What this task involves.
Can you reproduce the data beneath, keeping every line exact?

Provided material.
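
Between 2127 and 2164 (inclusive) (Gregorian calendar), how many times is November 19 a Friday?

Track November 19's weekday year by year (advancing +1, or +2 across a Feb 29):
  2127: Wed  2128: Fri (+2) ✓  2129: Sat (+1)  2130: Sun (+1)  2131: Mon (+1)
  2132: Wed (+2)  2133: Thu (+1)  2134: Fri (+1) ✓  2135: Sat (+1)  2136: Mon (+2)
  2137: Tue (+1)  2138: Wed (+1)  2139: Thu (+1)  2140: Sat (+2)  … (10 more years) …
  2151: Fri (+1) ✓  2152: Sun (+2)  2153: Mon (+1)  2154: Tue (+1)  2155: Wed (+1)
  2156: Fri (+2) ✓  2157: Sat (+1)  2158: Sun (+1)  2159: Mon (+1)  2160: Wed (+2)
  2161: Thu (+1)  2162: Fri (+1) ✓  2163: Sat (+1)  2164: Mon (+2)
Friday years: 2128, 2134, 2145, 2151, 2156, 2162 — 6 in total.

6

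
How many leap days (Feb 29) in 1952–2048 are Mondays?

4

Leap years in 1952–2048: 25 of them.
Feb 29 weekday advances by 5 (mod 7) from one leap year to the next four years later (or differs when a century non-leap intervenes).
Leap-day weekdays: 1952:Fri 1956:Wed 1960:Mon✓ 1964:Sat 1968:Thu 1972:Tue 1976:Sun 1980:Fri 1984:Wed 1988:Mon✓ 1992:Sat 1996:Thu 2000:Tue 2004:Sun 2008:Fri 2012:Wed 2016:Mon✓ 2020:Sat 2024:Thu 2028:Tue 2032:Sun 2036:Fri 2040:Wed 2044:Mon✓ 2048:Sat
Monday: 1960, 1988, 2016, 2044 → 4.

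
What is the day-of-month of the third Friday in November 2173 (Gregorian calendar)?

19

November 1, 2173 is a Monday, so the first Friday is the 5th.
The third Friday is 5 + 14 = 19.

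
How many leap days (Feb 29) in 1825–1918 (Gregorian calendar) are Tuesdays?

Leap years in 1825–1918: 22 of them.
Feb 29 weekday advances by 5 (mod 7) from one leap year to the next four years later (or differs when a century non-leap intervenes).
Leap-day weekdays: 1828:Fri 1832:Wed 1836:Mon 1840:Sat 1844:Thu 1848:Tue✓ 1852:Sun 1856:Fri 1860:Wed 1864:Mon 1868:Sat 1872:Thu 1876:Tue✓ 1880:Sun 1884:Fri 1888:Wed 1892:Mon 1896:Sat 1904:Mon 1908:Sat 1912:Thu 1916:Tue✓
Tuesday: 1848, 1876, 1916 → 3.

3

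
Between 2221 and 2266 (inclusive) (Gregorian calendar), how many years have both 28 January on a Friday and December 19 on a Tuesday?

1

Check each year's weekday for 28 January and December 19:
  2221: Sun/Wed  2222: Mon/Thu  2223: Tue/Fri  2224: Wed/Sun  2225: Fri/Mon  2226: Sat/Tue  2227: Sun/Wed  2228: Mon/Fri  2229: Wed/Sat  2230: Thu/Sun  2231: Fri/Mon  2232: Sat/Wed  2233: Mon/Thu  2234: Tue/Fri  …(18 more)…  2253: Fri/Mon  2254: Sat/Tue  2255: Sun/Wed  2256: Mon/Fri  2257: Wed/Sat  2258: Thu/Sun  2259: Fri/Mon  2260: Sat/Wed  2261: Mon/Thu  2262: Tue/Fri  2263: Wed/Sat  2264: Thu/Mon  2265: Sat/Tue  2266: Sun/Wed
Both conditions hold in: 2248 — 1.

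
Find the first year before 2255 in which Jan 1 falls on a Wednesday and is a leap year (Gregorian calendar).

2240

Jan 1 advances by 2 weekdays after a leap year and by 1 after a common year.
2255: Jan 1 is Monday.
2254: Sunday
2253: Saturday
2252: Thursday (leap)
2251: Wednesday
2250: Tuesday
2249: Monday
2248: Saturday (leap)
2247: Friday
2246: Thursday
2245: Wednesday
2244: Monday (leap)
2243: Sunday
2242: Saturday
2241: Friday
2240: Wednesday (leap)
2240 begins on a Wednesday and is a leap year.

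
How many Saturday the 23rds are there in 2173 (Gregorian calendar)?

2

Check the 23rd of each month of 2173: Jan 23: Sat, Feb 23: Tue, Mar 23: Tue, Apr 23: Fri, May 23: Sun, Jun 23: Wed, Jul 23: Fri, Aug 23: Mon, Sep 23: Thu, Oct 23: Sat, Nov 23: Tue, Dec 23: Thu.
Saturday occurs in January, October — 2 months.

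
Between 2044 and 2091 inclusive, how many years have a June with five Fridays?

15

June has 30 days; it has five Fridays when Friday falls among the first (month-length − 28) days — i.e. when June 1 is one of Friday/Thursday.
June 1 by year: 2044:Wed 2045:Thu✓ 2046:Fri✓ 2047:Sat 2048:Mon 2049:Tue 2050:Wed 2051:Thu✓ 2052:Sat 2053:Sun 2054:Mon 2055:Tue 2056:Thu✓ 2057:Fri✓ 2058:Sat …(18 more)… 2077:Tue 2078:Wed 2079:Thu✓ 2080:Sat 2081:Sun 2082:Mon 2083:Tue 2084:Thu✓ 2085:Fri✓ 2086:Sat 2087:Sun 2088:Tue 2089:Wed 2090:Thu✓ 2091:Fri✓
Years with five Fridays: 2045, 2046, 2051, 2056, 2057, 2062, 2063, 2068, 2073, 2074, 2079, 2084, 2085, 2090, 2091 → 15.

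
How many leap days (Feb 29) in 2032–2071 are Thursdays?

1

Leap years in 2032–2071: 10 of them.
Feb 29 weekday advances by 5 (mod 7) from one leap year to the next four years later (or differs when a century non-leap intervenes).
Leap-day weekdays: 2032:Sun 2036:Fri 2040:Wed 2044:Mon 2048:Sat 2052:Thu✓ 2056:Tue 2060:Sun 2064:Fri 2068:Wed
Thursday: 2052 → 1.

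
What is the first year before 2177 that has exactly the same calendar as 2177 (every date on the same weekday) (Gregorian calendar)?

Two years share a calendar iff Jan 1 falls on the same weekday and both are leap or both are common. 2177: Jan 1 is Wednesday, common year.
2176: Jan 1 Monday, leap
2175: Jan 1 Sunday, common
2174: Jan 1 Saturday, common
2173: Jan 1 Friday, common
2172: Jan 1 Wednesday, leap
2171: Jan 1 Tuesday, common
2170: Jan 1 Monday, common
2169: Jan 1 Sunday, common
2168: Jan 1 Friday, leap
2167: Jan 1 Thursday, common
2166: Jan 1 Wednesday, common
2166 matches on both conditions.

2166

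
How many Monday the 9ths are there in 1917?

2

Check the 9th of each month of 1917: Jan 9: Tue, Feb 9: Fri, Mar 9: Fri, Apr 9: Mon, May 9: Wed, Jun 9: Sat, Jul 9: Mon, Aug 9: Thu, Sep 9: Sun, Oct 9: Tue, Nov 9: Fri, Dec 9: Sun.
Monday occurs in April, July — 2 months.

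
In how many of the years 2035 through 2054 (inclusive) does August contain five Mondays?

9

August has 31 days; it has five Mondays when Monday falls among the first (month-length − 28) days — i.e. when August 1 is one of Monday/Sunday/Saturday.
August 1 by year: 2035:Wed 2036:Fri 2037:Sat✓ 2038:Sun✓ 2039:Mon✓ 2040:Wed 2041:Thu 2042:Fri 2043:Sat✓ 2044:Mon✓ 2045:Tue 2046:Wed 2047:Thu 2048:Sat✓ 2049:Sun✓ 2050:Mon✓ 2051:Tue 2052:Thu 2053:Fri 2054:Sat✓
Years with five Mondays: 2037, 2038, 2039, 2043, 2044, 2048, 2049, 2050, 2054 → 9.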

Expected answer.
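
Between 2127 and 2164 (inclusive) (Gregorian calendar), how many times is November 19 a Friday?

Track November 19's weekday year by year (advancing +1, or +2 across a Feb 29):
  2127: Wed  2128: Fri (+2) ✓  2129: Sat (+1)  2130: Sun (+1)  2131: Mon (+1)
  2132: Wed (+2)  2133: Thu (+1)  2134: Fri (+1) ✓  2135: Sat (+1)  2136: Mon (+2)
  2137: Tue (+1)  2138: Wed (+1)  2139: Thu (+1)  2140: Sat (+2)  … (10 more years) …
  2151: Fri (+1) ✓  2152: Sun (+2)  2153: Mon (+1)  2154: Tue (+1)  2155: Wed (+1)
  2156: Fri (+2) ✓  2157: Sat (+1)  2158: Sun (+1)  2159: Mon (+1)  2160: Wed (+2)
  2161: Thu (+1)  2162: Fri (+1) ✓  2163: Sat (+1)  2164: Mon (+2)
Friday years: 2128, 2134, 2145, 2151, 2156, 2162 — 6 in total.

6

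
How many leap days (Feb 29) in 1952–2048 are Mondays?

4

Leap years in 1952–2048: 25 of them.
Feb 29 weekday advances by 5 (mod 7) from one leap year to the next four years later (or differs when a century non-leap intervenes).
Leap-day weekdays: 1952:Fri 1956:Wed 1960:Mon✓ 1964:Sat 1968:Thu 1972:Tue 1976:Sun 1980:Fri 1984:Wed 1988:Mon✓ 1992:Sat 1996:Thu 2000:Tue 2004:Sun 2008:Fri 2012:Wed 2016:Mon✓ 2020:Sat 2024:Thu 2028:Tue 2032:Sun 2036:Fri 2040:Wed 2044:Mon✓ 2048:Sat
Monday: 1960, 1988, 2016, 2044 → 4.

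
What is the day-of-month of the third Friday in November 2173 (Gregorian calendar)?

19

November 1, 2173 is a Monday, so the first Friday is the 5th.
The third Friday is 5 + 14 = 19.

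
How many leap days (Feb 29) in 1825–1918 (Gregorian calendar) are Tuesdays?

Leap years in 1825–1918: 22 of them.
Feb 29 weekday advances by 5 (mod 7) from one leap year to the next four years later (or differs when a century non-leap intervenes).
Leap-day weekdays: 1828:Fri 1832:Wed 1836:Mon 1840:Sat 1844:Thu 1848:Tue✓ 1852:Sun 1856:Fri 1860:Wed 1864:Mon 1868:Sat 1872:Thu 1876:Tue✓ 1880:Sun 1884:Fri 1888:Wed 1892:Mon 1896:Sat 1904:Mon 1908:Sat 1912:Thu 1916:Tue✓
Tuesday: 1848, 1876, 1916 → 3.

3

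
Between 2221 and 2266 (inclusive) (Gregorian calendar), how many years have both 28 January on a Friday and December 19 on a Tuesday?

1

Check each year's weekday for 28 January and December 19:
  2221: Sun/Wed  2222: Mon/Thu  2223: Tue/Fri  2224: Wed/Sun  2225: Fri/Mon  2226: Sat/Tue  2227: Sun/Wed  2228: Mon/Fri  2229: Wed/Sat  2230: Thu/Sun  2231: Fri/Mon  2232: Sat/Wed  2233: Mon/Thu  2234: Tue/Fri  …(18 more)…  2253: Fri/Mon  2254: Sat/Tue  2255: Sun/Wed  2256: Mon/Fri  2257: Wed/Sat  2258: Thu/Sun  2259: Fri/Mon  2260: Sat/Wed  2261: Mon/Thu  2262: Tue/Fri  2263: Wed/Sat  2264: Thu/Mon  2265: Sat/Tue  2266: Sun/Wed
Both conditions hold in: 2248 — 1.

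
Find the first year before 2255 in which Jan 1 falls on a Wednesday and is a leap year (Gregorian calendar).

2240

Jan 1 advances by 2 weekdays after a leap year and by 1 after a common year.
2255: Jan 1 is Monday.
2254: Sunday
2253: Saturday
2252: Thursday (leap)
2251: Wednesday
2250: Tuesday
2249: Monday
2248: Saturday (leap)
2247: Friday
2246: Thursday
2245: Wednesday
2244: Monday (leap)
2243: Sunday
2242: Saturday
2241: Friday
2240: Wednesday (leap)
2240 begins on a Wednesday and is a leap year.

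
How many Saturday the 23rds are there in 2173 (Gregorian calendar)?

2

Check the 23rd of each month of 2173: Jan 23: Sat, Feb 23: Tue, Mar 23: Tue, Apr 23: Fri, May 23: Sun, Jun 23: Wed, Jul 23: Fri, Aug 23: Mon, Sep 23: Thu, Oct 23: Sat, Nov 23: Tue, Dec 23: Thu.
Saturday occurs in January, October — 2 months.

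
Between 2044 and 2091 inclusive, how many years have a June with five Fridays?

15

June has 30 days; it has five Fridays when Friday falls among the first (month-length − 28) days — i.e. when June 1 is one of Friday/Thursday.
June 1 by year: 2044:Wed 2045:Thu✓ 2046:Fri✓ 2047:Sat 2048:Mon 2049:Tue 2050:Wed 2051:Thu✓ 2052:Sat 2053:Sun 2054:Mon 2055:Tue 2056:Thu✓ 2057:Fri✓ 2058:Sat …(18 more)… 2077:Tue 2078:Wed 2079:Thu✓ 2080:Sat 2081:Sun 2082:Mon 2083:Tue 2084:Thu✓ 2085:Fri✓ 2086:Sat 2087:Sun 2088:Tue 2089:Wed 2090:Thu✓ 2091:Fri✓
Years with five Fridays: 2045, 2046, 2051, 2056, 2057, 2062, 2063, 2068, 2073, 2074, 2079, 2084, 2085, 2090, 2091 → 15.

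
How many leap days (Feb 29) in 2032–2071 are Thursdays?

1

Leap years in 2032–2071: 10 of them.
Feb 29 weekday advances by 5 (mod 7) from one leap year to the next four years later (or differs when a century non-leap intervenes).
Leap-day weekdays: 2032:Sun 2036:Fri 2040:Wed 2044:Mon 2048:Sat 2052:Thu✓ 2056:Tue 2060:Sun 2064:Fri 2068:Wed
Thursday: 2052 → 1.

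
What is the first year before 2177 that has exactly the same calendar as 2177 (every date on the same weekday) (Gregorian calendar)?

Two years share a calendar iff Jan 1 falls on the same weekday and both are leap or both are common. 2177: Jan 1 is Wednesday, common year.
2176: Jan 1 Monday, leap
2175: Jan 1 Sunday, common
2174: Jan 1 Saturday, common
2173: Jan 1 Friday, common
2172: Jan 1 Wednesday, leap
2171: Jan 1 Tuesday, common
2170: Jan 1 Monday, common
2169: Jan 1 Sunday, common
2168: Jan 1 Friday, leap
2167: Jan 1 Thursday, common
2166: Jan 1 Wednesday, common
2166 matches on both conditions.

2166

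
How many Monday the 9ths are there in 1917?

2

Check the 9th of each month of 1917: Jan 9: Tue, Feb 9: Fri, Mar 9: Fri, Apr 9: Mon, May 9: Wed, Jun 9: Sat, Jul 9: Mon, Aug 9: Thu, Sep 9: Sun, Oct 9: Tue, Nov 9: Fri, Dec 9: Sun.
Monday occurs in April, July — 2 months.

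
In how many of the years 2035 through 2054 (inclusive) does August contain five Mondays?

9

August has 31 days; it has five Mondays when Monday falls among the first (month-length − 28) days — i.e. when August 1 is one of Monday/Sunday/Saturday.
August 1 by year: 2035:Wed 2036:Fri 2037:Sat✓ 2038:Sun✓ 2039:Mon✓ 2040:Wed 2041:Thu 2042:Fri 2043:Sat✓ 2044:Mon✓ 2045:Tue 2046:Wed 2047:Thu 2048:Sat✓ 2049:Sun✓ 2050:Mon✓ 2051:Tue 2052:Thu 2053:Fri 2054:Sat✓
Years with five Mondays: 2037, 2038, 2039, 2043, 2044, 2048, 2049, 2050, 2054 → 9.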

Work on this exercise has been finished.